BEGIN Provided data

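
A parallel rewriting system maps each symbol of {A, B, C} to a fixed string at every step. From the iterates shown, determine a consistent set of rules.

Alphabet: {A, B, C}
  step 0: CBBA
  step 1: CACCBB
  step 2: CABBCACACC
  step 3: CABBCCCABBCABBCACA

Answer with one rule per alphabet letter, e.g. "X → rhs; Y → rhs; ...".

A->BB, B->C, C->CA

  step 2 ⇒ step 3: CABBCACACC ⇒ CA·BB·C·C·CA·BB·CA·BB·CA·CA
    A ↦ BB
    B ↦ C
    C ↦ CA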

END Provided data

Task to complete:
Find the line with "Answer with one". Transcribe it and every line after it exactly, through the end of the records above, and nothing else.

Solution to the exercise:
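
Answer with one rule per alphabet letter, e.g. "X → rhs; Y → rhs; ...".

A->BB, B->C, C->CA

  step 2 ⇒ step 3: CABBCACACC ⇒ CA·BB·C·C·CA·BB·CA·BB·CA·CA
    A ↦ BB
    B ↦ C
    C ↦ CA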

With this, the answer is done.